YOUR TASK →
Please write out each entry exactly as it appears.

DATA FOR THIS TASK →
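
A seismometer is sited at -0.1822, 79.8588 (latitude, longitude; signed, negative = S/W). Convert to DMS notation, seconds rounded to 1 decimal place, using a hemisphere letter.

0°10′55.9″ S, 79°51′31.7″ E

Latitude is negative → S; |value| = 0.182200
φ: whole degrees 0; 10.93200′ → 10′ and 55.920″
λ: whole degrees 79; 51.52800′ → 51′ and 31.680″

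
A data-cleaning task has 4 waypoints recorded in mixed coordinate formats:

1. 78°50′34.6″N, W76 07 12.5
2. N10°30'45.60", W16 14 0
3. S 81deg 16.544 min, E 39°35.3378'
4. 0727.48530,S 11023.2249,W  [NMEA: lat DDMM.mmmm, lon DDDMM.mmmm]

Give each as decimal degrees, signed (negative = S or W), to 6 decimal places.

1. 78.842944, -76.120139
2. 10.512667, -16.233333
3. -81.275733, 39.588963
4. -7.458088, -110.387082

Point 1:
  Lat: 78 + 50/60 + 34.6/3600 = 78.8429444
  N → positive
  λ: 76 + 7/60 + 12.5/3600 = 76.1201389
  W → negative
Point 2:
  Latitude: 30′ + 45.6″ = 30.76000′; 10 + 30.76000/60 = 10.5126667
  N → positive
  λ: 14′ + 0″ = 14.00000′; 16 + 14.00000/60 = 16.2333333
  hemisphere W, so the sign is −
Point 3:
  Lat: 16.544′ = 0.275733°; total 81.2757333
  S ⇒ negate
  Longitude: 39 + 35.3378/60 = 39.5889633
  E ⇒ keep positive
Point 4:
  Lat: split at 2 digits → 07° and 27.4853′; 7 + 27.4853/60 = 7.4580883
  hemisphere S, so the sign is −
  Longitude: split at 3 digits → 110° and 23.2249′; 110 + 23.2249/60 = 110.3870817
  W → negative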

ANSWER SPACE →
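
A seismometer is sited at -0.1822, 79.8588 (latitude, longitude; signed, negative = S/W). Convert to DMS notation, seconds rounded to 1 decimal place, using a hemisphere letter.

0°10′55.9″ S, 79°51′31.7″ E

Latitude is negative → S; |value| = 0.182200
φ: whole degrees 0; 10.93200′ → 10′ and 55.920″
λ: whole degrees 79; 51.52800′ → 51′ and 31.680″

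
A data-cleaning task has 4 waypoints recorded in mixed coordinate formats:

1. 78°50′34.6″N, W76 07 12.5
2. N10°30'45.60", W16 14 0
3. S 81deg 16.544 min, E 39°35.3378'
4. 0727.48530,S 11023.2249,W  [NMEA: lat DDMM.mmmm, lon DDDMM.mmmm]

Give each as decimal degrees, signed (negative = S or W), to 6 decimal places.

1. 78.842944, -76.120139
2. 10.512667, -16.233333
3. -81.275733, 39.588963
4. -7.458088, -110.387082

Point 1:
  Lat: 78 + 50/60 + 34.6/3600 = 78.8429444
  N → positive
  λ: 76 + 7/60 + 12.5/3600 = 76.1201389
  W → negative
Point 2:
  Latitude: 30′ + 45.6″ = 30.76000′; 10 + 30.76000/60 = 10.5126667
  N → positive
  λ: 14′ + 0″ = 14.00000′; 16 + 14.00000/60 = 16.2333333
  hemisphere W, so the sign is −
Point 3:
  Lat: 16.544′ = 0.275733°; total 81.2757333
  S ⇒ negate
  Longitude: 39 + 35.3378/60 = 39.5889633
  E ⇒ keep positive
Point 4:
  Lat: split at 2 digits → 07° and 27.4853′; 7 + 27.4853/60 = 7.4580883
  hemisphere S, so the sign is −
  Longitude: split at 3 digits → 110° and 23.2249′; 110 + 23.2249/60 = 110.3870817
  W → negative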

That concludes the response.